▶ Your goal
Lines outside the range are not wanted. Give again exactly the lines between the line holding "Let a = (1, 7, 2, 2, 4, 2, 7, 5)" and the line holding "4 on 4 indices if", inclusive, from the listing below.

▶ Supplied entries
........

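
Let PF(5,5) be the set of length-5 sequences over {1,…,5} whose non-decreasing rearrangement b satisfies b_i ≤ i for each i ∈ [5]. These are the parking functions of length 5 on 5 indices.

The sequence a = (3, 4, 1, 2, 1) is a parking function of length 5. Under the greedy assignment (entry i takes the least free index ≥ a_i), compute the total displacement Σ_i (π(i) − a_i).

4

Σπ = 15 ({1..5} each once); Σa = 3+4+1+2+1 = 11; disp = 15−11 = 4.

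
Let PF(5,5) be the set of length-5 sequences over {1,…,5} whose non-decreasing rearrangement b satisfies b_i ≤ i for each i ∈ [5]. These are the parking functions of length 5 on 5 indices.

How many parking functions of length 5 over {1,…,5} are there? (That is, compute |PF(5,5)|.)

|PF| = (5+1−5)·(5+1)^{5−1} = 1·1296 = 1296 (Pollak)
One tuple (1,2,3,3,3) → sorted (1,2,3,3,3): b_i ≤ i ∀i, a PF.

1296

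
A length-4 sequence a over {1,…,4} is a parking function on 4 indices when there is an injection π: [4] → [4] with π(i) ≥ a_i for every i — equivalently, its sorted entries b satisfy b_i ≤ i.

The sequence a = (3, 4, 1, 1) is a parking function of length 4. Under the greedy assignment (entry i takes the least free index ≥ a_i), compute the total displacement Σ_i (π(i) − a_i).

1

Σπ = 10 ({1..4} each once); Σa = 3+4+1+1 = 9; disp = 10−9 = 1.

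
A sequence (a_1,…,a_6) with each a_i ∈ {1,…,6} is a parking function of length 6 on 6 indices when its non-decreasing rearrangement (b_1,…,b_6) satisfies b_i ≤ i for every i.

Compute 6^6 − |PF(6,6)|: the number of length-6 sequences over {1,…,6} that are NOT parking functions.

29849

|PF| = 1·7^5 = 1 · 16807 = 16807 (Pollak)
Example (6,3,2,6,4,2) → sorted (2,2,3,4,6,6): b_1=2>1, not a PF.
6^6 − 16807 = 46656 − 16807 = 29849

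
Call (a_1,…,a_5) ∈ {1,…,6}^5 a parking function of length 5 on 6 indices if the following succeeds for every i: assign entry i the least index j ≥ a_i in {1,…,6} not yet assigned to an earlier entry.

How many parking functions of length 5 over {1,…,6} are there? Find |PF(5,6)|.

#PF = (6−5+1)·(6+1)^(5−1) = 2×2401 = 4802
Check (1,5,6,1,2) → sorted (1,1,2,5,6): b_i ≤ 1+i ∀i, a PF.

4802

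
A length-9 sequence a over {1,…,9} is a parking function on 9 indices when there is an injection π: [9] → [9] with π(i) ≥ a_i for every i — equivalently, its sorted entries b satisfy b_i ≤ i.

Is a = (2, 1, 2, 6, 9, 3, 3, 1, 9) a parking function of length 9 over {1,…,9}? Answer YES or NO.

NO

Sorted: b = (1, 1, 2, 2, 3, 3, 6, 9, 9).
  b_1=1 ≤ 1
  b_2=1 ≤ 2
  b_3=2 ≤ 3
  b_4=2 ≤ 4
  b_5=3 ≤ 5
  b_6=3 ≤ 6
  b_7=6 ≤ 7
  b_8=9 > 8
  fails at i=8 ⇒ NO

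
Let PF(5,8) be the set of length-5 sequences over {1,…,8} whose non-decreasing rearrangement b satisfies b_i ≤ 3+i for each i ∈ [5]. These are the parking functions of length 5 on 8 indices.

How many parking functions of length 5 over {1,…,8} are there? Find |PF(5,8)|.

#PF = 4·9^4 = 4·6561 = 26244 (Pollak)
Check (3,6,6,2,4) → sorted (2,3,4,6,6): b_i ≤ 3+i ∀i, a PF.

26244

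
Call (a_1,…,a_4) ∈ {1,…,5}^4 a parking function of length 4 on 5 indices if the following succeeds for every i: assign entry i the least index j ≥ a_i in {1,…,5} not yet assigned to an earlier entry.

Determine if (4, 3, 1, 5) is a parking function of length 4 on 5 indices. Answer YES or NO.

YES

Order a: b = (1, 3, 4, 5).
  b_1=1 ≤ 2
  b_2=3 ≤ 3
  b_3=4 ≤ 4
  b_4=5 ≤ 5
All bounds hold ⇒ YES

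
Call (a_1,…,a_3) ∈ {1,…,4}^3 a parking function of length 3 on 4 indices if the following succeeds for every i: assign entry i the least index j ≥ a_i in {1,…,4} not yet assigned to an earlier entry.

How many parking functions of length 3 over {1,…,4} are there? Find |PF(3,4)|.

|PF(3,4)| = 2·5^2 = 2·25 = 50
E.g. (1,1,4) → sorted (1,1,4): b_i ≤ 1+i ∀i, a PF.

50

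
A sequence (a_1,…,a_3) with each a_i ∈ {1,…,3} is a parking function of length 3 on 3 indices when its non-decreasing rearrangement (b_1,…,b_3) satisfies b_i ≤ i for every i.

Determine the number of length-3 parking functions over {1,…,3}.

16

#PF = (4−3)·4^(3−1) = 1×16 = 16 (Pollak)
E.g. (1,1,2) → sorted (1,1,2): b_i ≤ i ∀i, a PF.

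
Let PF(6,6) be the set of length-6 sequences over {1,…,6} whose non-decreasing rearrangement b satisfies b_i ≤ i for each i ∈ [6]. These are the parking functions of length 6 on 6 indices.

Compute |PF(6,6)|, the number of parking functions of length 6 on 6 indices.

Count = (6+1−6)·(6+1)^{6−1} = 1 · 16807 = 16807 [KW]
One tuple (3,2,1,6,3,1) → sorted (1,1,2,3,3,6): b_i ≤ i ∀i, a PF.

16807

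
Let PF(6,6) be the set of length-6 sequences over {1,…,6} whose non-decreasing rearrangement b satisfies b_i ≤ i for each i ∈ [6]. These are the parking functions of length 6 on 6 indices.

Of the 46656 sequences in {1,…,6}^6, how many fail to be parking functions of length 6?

29849

|PF| = (6+1−6)·(6+1)^{6−1} = 1×16807 = 16807
Example (2,5,2,5,6,5) → sorted (2,2,5,5,5,6): b_1=2>1, not a PF.
Total 46656; non-PF = 46656−16807 = 29849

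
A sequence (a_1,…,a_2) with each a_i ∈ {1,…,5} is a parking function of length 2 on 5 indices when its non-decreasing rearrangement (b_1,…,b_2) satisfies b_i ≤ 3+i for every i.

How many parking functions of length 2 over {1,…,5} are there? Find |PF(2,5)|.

24

|PF(2,5)| = (5−2+1)·(5+1)^(2−1) = 4×6 = 24
Example (3,4) → sorted (3,4): b_i ≤ 3+i ∀i, a PF.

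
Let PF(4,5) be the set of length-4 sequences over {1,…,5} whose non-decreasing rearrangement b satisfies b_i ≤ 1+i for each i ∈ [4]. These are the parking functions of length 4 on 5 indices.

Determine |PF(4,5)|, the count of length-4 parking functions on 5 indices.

432

#PF = (5−4+1)·(5+1)^(4−1) = 2·216 = 432
Example (2,4,2,3) → sorted (2,2,3,4): b_i ≤ 1+i ∀i, a PF.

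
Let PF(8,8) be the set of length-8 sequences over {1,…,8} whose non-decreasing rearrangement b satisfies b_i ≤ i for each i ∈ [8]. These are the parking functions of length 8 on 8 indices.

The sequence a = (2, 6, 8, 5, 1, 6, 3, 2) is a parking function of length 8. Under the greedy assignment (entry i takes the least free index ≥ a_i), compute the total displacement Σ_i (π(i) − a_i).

Σπ = 36 ({1..8} each once); Σa = 2+6+8+5+1+6+3+2 = 33; disp = 36−33 = 3.

3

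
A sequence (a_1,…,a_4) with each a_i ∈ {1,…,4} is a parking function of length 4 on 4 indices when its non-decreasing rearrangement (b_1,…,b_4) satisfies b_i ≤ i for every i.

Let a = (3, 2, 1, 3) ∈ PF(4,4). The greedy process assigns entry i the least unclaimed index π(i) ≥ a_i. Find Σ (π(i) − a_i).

Σπ(i) = 1+…+4 = 10; Σa = 3+2+1+3 = 9; disp = 10−9 = 1.

1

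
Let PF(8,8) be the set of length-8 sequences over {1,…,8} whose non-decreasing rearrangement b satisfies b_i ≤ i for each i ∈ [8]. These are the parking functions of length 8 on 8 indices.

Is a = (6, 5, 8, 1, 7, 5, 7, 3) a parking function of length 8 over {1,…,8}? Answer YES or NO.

Rearranged: b = (1, 3, 5, 5, 6, 7, 7, 8).
  b_1=1 ≤ 1
  b_2=3 > 2
  fails at i=2 ⇒ NO

NO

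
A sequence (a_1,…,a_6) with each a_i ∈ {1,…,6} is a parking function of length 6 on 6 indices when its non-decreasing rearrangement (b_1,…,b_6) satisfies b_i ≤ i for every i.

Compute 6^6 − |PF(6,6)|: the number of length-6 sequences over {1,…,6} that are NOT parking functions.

|PF(6,6)| = (7−6)·7^(6−1) = 1·16807 = 16807 [KW]
Example (2,5,2,2,2,4) → sorted (2,2,2,2,4,5): b_1=2>1, not a PF.
So 46656 − 16807 = 29849 fail.

29849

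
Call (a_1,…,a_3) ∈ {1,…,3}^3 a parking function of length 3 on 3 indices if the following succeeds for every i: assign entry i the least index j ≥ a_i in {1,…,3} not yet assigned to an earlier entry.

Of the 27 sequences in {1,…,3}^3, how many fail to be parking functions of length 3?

11

|PF| = (3+1−3)·(3+1)^{3−1} = 1×16 = 16 (Konheim–Weiss)
Example (2,3,3) → sorted (2,3,3): b_1=2>1, not a PF.
So 27 − 16 = 11 fail.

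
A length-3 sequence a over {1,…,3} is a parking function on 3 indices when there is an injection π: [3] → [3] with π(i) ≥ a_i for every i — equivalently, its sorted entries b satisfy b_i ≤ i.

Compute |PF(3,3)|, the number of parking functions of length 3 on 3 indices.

#PF = (3−3+1)·(3+1)^(3−1) = 1×16 = 16 [KW]
One tuple (2,2,1) → sorted (1,2,2): b_i ≤ i ∀i, a PF.

16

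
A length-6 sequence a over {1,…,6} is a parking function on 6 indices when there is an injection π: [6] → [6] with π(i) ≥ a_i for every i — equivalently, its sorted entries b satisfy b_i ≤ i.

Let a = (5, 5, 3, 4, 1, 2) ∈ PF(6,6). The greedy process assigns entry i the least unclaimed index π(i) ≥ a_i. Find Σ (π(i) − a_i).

Σπ = 21 ({1..6} each once); Σa = 5+5+3+4+1+2 = 20; disp = 21−20 = 1.

1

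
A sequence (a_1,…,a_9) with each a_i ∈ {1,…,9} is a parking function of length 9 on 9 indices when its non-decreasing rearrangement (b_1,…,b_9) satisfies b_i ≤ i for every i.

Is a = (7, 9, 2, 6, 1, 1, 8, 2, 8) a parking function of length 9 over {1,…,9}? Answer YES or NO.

Order a: b = (1, 1, 2, 2, 6, 7, 8, 8, 9).
  b_1=1 ≤ 1
  b_2=1 ≤ 2
  b_3=2 ≤ 3
  b_4=2 ≤ 4
  b_5=6 > 5
  fails at i=5 ⇒ NO

NO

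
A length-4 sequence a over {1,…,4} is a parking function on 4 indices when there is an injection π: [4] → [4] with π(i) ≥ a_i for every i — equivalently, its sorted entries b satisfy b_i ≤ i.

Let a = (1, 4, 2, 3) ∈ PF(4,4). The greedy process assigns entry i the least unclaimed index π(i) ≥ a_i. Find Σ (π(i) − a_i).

0

Σπ(i) = 1+…+4 = 10; Σa = 1+4+2+3 = 10; disp = 10−10 = 0.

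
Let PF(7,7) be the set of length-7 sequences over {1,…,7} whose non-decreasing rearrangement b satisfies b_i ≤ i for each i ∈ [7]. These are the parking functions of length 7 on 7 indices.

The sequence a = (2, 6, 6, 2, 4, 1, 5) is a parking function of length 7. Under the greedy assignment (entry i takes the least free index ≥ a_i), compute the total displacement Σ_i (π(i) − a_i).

Σπ = 28 ({1..7} each once); Σa = 2+6+6+2+4+1+5 = 26; disp = 28−26 = 2.

2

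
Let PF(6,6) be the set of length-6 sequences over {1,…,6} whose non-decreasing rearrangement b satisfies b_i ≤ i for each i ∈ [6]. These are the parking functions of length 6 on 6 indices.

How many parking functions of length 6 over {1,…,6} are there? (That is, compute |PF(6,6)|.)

#PF = (6−6+1)·(6+1)^(6−1) = 1·16807 = 16807 (Konheim–Weiss)
Example (1,3,5,6,2,3) → sorted (1,2,3,3,5,6): b_i ≤ i ∀i, a PF.

16807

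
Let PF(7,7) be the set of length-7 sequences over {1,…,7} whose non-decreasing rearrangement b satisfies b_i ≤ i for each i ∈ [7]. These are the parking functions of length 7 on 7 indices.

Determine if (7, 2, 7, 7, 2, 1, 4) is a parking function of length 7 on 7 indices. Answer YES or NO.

NO

Rearranged: b = (1, 2, 2, 4, 7, 7, 7).
  b_1=1 ≤ 1
  b_2=2 ≤ 2
  b_3=2 ≤ 3
  b_4=4 ≤ 4
  b_5=7 > 5
  fails at i=5 ⇒ NO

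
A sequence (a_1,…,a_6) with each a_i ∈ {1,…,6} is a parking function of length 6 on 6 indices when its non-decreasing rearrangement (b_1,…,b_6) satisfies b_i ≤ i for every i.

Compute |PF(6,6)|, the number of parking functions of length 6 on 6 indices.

16807

|PF(6,6)| = (7−6)·7^(6−1) = 1×16807 = 16807
Check (3,1,1,1,1,1) → sorted (1,1,1,1,1,3): b_i ≤ i ∀i, a PF.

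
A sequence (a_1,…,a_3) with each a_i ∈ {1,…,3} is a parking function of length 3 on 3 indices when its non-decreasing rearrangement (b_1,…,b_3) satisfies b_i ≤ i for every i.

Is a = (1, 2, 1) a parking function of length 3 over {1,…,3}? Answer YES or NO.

YES

Sorted: b = (1, 1, 2).
  b_1=1 ≤ 1
  b_2=1 ≤ 2
  b_3=2 ≤ 3
All bounds hold ⇒ YES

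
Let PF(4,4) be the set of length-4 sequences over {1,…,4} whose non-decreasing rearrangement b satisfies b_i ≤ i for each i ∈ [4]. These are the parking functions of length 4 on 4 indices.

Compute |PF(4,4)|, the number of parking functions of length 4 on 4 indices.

125

|PF| = 1·5^3 = 1·125 = 125 (Konheim–Weiss)
Example (2,1,2,4) → sorted (1,2,2,4): b_i ≤ i ∀i, a PF.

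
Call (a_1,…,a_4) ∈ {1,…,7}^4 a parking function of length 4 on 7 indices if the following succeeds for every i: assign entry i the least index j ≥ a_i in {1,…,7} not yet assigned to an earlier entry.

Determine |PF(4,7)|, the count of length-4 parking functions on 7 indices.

Count = (7−4+1)·(7+1)^(4−1) = 4×512 = 2048 (Konheim–Weiss)
One tuple (2,2,5,7) → sorted (2,2,5,7): b_i ≤ 3+i ∀i, a PF.

2048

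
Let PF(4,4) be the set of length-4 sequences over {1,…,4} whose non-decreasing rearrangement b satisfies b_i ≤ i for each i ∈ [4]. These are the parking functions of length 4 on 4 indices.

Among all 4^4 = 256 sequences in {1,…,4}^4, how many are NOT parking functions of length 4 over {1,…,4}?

|PF| = 1·5^3 = 1·125 = 125 (Pollak)
One tuple (4,4,2,4) → sorted (2,4,4,4): b_1=2>1, not a PF.
So 256 − 125 = 131 fail.

131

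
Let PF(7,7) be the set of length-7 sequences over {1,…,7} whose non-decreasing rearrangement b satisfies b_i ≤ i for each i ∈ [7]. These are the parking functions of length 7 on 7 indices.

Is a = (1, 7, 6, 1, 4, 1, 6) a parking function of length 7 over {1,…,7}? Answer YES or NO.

NO

Order a: b = (1, 1, 1, 4, 6, 6, 7).
  b_1=1 ≤ 1
  b_2=1 ≤ 2
  b_3=1 ≤ 3
  b_4=4 ≤ 4
  b_5=6 > 5
  fails at i=5 ⇒ NO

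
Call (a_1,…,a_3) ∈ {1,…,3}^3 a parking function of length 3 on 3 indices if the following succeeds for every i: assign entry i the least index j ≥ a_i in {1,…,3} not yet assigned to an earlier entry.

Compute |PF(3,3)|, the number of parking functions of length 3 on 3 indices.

|PF| = 1·4^2 = 1×16 = 16 (Pollak)
Example (1,2,2) → sorted (1,2,2): b_i ≤ i ∀i, a PF.

16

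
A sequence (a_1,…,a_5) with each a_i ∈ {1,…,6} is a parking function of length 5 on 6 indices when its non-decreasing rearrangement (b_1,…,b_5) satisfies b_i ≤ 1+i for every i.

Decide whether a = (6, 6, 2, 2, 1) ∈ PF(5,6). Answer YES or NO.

Sorted: b = (1, 2, 2, 6, 6).
  b_1=1 ≤ 2
  b_2=2 ≤ 3
  b_3=2 ≤ 4
  b_4=6 > 5
  fails at i=4 ⇒ NO

NO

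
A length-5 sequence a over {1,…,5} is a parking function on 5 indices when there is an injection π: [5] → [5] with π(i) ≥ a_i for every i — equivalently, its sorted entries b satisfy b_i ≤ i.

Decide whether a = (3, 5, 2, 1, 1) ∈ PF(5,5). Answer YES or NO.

YES

Rearranged: b = (1, 1, 2, 3, 5).
  b_1=1 ≤ 1
  b_2=1 ≤ 2
  b_3=2 ≤ 3
  b_4=3 ≤ 4
  b_5=5 ≤ 5
All bounds hold ⇒ YES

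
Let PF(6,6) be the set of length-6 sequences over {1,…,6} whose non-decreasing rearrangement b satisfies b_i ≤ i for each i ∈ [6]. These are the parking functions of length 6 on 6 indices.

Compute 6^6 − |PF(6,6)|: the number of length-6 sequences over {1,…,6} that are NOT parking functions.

29849

Count = (6−6+1)·(6+1)^(6−1) = 1 · 16807 = 16807 [KW]
Check (1,6,1,6,6,1) → sorted (1,1,1,6,6,6): b_4=6>4, not a PF.
6^6 − 16807 = 46656 − 16807 = 29849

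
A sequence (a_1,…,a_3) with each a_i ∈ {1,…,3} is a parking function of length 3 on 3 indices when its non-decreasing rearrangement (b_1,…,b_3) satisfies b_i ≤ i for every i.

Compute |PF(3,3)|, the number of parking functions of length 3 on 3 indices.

|PF(3,3)| = (3+1−3)·(3+1)^{3−1} = 1 · 16 = 16 [KW]
One tuple (1,1,3) → sorted (1,1,3): b_i ≤ i ∀i, a PF.

16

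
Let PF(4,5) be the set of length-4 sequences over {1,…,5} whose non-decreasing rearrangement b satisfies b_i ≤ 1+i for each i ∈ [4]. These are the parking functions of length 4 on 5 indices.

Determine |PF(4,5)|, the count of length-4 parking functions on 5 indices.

#PF = 2·6^3 = 2·216 = 432
Example (2,5,1,2) → sorted (1,2,2,5): b_i ≤ 1+i ∀i, a PF.

432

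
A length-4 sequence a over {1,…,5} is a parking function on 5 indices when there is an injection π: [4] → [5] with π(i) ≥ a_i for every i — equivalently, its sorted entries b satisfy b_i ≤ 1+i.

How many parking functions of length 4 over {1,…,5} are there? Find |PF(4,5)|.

|PF| = (5+1−4)·(5+1)^{4−1} = 2 · 216 = 432 (Konheim–Weiss)
Check (1,5,1,2) → sorted (1,1,2,5): b_i ≤ 1+i ∀i, a PF.

432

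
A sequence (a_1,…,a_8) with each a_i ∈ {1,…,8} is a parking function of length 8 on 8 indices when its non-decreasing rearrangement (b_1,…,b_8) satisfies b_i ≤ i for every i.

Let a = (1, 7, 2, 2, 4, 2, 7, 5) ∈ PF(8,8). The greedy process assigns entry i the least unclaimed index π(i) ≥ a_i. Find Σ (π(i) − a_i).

Σπ = 8·9/2 = 36 (π permutes [8]); Σa = 1+7+2+2+4+2+7+5 = 30; disp = 36−30 = 6.

6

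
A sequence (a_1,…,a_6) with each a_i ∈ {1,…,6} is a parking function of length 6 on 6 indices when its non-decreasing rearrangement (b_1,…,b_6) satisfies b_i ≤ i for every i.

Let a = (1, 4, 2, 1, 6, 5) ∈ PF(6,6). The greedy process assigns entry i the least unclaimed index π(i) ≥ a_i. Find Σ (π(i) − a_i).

Σπ = 21 ({1..6} each once); Σa = 1+4+2+1+6+5 = 19; disp = 21−19 = 2.

2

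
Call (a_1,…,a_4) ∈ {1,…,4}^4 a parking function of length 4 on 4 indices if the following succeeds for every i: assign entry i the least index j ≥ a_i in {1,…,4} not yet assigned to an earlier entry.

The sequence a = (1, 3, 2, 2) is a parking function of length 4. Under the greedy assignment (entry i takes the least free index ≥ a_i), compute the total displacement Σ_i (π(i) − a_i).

2

Σπ(i) = 1+…+4 = 10; Σa = 1+3+2+2 = 8; disp = 10−8 = 2.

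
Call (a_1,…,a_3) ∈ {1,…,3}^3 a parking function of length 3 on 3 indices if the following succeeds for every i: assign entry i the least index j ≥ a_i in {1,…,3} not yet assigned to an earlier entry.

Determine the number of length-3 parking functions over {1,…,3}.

Count = (3+1−3)·(3+1)^{3−1} = 1·16 = 16 (Pollak)
Example (2,2,1) → sorted (1,2,2): b_i ≤ i ∀i, a PF.

16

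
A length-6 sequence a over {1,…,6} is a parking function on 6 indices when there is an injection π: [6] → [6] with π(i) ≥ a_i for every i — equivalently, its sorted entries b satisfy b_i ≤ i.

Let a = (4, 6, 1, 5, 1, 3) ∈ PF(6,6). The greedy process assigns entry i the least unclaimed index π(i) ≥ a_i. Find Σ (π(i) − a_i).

1

Σπ(i) = 1+…+6 = 21; Σa = 4+6+1+5+1+3 = 20; disp = 21−20 = 1.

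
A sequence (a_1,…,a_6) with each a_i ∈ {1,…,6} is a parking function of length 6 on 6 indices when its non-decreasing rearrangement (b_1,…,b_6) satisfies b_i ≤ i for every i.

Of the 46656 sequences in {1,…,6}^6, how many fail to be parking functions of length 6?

29849

#PF = (7−6)·7^(6−1) = 1 · 16807 = 16807
One tuple (6,5,4,5,1,3) → sorted (1,3,4,5,5,6): b_2=3>2, not a PF.
6^6 − 16807 = 46656 − 16807 = 29849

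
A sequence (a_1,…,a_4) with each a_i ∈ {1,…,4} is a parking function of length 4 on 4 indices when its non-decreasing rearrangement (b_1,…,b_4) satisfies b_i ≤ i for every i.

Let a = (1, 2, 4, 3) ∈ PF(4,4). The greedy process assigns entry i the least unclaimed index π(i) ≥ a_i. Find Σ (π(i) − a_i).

0

Σπ = 10 ({1..4} each once); Σa = 1+2+4+3 = 10; disp = 10−10 = 0.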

........

▶ Written response
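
Let a = (1, 7, 2, 2, 4, 2, 7, 5) ∈ PF(8,8). The greedy process assigns entry i the least unclaimed index π(i) ≥ a_i. Find Σ (π(i) − a_i).

Σπ = 8·9/2 = 36 (π permutes [8]); Σa = 1+7+2+2+4+2+7+5 = 30; disp = 36−30 = 6.

6

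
A sequence (a_1,…,a_6) with each a_i ∈ {1,…,6} is a parking function of length 6 on 6 indices when its non-decreasing rearrangement (b_1,…,b_6) satisfies b_i ≤ i for every i.

Let a = (1, 4, 2, 1, 6, 5) ∈ PF(6,6). The greedy process assigns entry i the least unclaimed index π(i) ≥ a_i. Find Σ (π(i) − a_i).

Σπ = 21 ({1..6} each once); Σa = 1+4+2+1+6+5 = 19; disp = 21−19 = 2.

2

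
Call (a_1,…,a_4) ∈ {1,…,4}^4 a parking function of length 4 on 4 indices if the following succeeds for every i: assign entry i the least index j ≥ a_i in {1,…,4} not yet assigned to an earlier entry.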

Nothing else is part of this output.